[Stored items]
-------------------------
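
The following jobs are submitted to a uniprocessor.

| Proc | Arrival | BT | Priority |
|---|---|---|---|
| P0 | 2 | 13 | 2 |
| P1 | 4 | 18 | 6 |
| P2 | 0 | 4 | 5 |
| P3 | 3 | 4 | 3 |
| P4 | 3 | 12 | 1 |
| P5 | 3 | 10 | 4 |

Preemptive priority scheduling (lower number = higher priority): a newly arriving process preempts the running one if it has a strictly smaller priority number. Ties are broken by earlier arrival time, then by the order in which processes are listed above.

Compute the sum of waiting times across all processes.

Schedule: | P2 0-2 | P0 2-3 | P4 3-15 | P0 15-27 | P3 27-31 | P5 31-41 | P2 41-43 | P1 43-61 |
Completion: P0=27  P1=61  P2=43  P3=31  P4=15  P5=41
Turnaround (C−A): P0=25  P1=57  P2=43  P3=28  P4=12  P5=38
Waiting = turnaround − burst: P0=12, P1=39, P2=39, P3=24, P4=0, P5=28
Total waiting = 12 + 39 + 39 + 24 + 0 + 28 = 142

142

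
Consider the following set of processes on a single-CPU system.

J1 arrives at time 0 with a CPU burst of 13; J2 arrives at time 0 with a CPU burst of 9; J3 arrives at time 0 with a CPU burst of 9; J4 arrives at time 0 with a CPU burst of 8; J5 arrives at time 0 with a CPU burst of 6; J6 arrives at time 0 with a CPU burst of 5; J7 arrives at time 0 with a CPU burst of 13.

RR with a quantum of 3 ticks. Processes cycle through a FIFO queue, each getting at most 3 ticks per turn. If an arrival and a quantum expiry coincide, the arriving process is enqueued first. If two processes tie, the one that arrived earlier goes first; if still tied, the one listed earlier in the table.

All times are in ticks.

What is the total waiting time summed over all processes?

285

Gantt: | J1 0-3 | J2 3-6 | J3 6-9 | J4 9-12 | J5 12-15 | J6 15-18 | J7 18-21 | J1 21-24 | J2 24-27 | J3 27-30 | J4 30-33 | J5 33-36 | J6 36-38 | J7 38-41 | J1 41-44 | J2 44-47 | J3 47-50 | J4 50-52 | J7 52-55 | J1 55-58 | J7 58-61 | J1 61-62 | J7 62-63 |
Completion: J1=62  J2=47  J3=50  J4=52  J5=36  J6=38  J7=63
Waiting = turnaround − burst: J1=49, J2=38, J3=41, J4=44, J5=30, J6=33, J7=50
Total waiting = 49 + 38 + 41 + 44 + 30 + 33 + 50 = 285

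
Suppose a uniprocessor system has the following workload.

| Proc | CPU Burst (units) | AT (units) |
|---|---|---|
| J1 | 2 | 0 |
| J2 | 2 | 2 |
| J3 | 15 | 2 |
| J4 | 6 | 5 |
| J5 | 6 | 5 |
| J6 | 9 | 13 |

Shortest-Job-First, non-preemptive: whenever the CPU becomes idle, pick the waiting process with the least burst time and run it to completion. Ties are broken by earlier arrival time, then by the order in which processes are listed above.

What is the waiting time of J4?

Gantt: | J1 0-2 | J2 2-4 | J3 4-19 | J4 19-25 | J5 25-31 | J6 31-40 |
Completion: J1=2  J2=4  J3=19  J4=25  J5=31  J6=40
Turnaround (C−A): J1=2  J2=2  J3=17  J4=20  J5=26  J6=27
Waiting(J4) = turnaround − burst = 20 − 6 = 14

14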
-------------------------
=== Task to complete ===
All of the entries above are to be printed again exactly.

=== Your solution ===
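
The following jobs are submitted to a uniprocessor.

| Proc | Arrival | BT | Priority |
|---|---|---|---|
| P0 | 2 | 13 | 2 |
| P1 | 4 | 18 | 6 |
| P2 | 0 | 4 | 5 |
| P3 | 3 | 4 | 3 |
| P4 | 3 | 12 | 1 |
| P5 | 3 | 10 | 4 |

Preemptive priority scheduling (lower number = higher priority): a newly arriving process preempts the running one if it has a strictly smaller priority number. Ties are broken by earlier arrival time, then by the order in which processes are listed above.

Compute the sum of waiting times across all processes.

Schedule: | P2 0-2 | P0 2-3 | P4 3-15 | P0 15-27 | P3 27-31 | P5 31-41 | P2 41-43 | P1 43-61 |
Completion: P0=27  P1=61  P2=43  P3=31  P4=15  P5=41
Turnaround (C−A): P0=25  P1=57  P2=43  P3=28  P4=12  P5=38
Waiting = turnaround − burst: P0=12, P1=39, P2=39, P3=24, P4=0, P5=28
Total waiting = 12 + 39 + 39 + 24 + 0 + 28 = 142

142

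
Consider the following set of processes on a single-CPU system.

J1 arrives at time 0 with a CPU burst of 13; J2 arrives at time 0 with a CPU burst of 9; J3 arrives at time 0 with a CPU burst of 9; J4 arrives at time 0 with a CPU burst of 8; J5 arrives at time 0 with a CPU burst of 6; J6 arrives at time 0 with a CPU burst of 5; J7 arrives at time 0 with a CPU burst of 13.

RR with a quantum of 3 ticks. Processes cycle through a FIFO queue, each getting at most 3 ticks per turn. If an arrival and a quantum expiry coincide, the arriving process is enqueued first. If two processes tie, the one that arrived earlier goes first; if still tied, the one listed earlier in the table.

All times are in ticks.

What is the total waiting time summed over all processes?

285

Gantt: | J1 0-3 | J2 3-6 | J3 6-9 | J4 9-12 | J5 12-15 | J6 15-18 | J7 18-21 | J1 21-24 | J2 24-27 | J3 27-30 | J4 30-33 | J5 33-36 | J6 36-38 | J7 38-41 | J1 41-44 | J2 44-47 | J3 47-50 | J4 50-52 | J7 52-55 | J1 55-58 | J7 58-61 | J1 61-62 | J7 62-63 |
Completion: J1=62  J2=47  J3=50  J4=52  J5=36  J6=38  J7=63
Waiting = turnaround − burst: J1=49, J2=38, J3=41, J4=44, J5=30, J6=33, J7=50
Total waiting = 49 + 38 + 41 + 44 + 30 + 33 + 50 = 285

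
Suppose a uniprocessor system has the following workload.

| Proc | CPU Burst (units) | AT (units) |
|---|---|---|
| J1 | 2 | 0 |
| J2 | 2 | 2 |
| J3 | 15 | 2 |
| J4 | 6 | 5 |
| J5 | 6 | 5 |
| J6 | 9 | 13 |

Shortest-Job-First, non-preemptive: whenever the CPU becomes idle, pick the waiting process with the least burst time and run it to completion. Ties are broken by earlier arrival time, then by the order in which processes are listed above.

What is the waiting time of J4?

Gantt: | J1 0-2 | J2 2-4 | J3 4-19 | J4 19-25 | J5 25-31 | J6 31-40 |
Completion: J1=2  J2=4  J3=19  J4=25  J5=31  J6=40
Turnaround (C−A): J1=2  J2=2  J3=17  J4=20  J5=26  J6=27
Waiting(J4) = turnaround − burst = 20 − 6 = 14

14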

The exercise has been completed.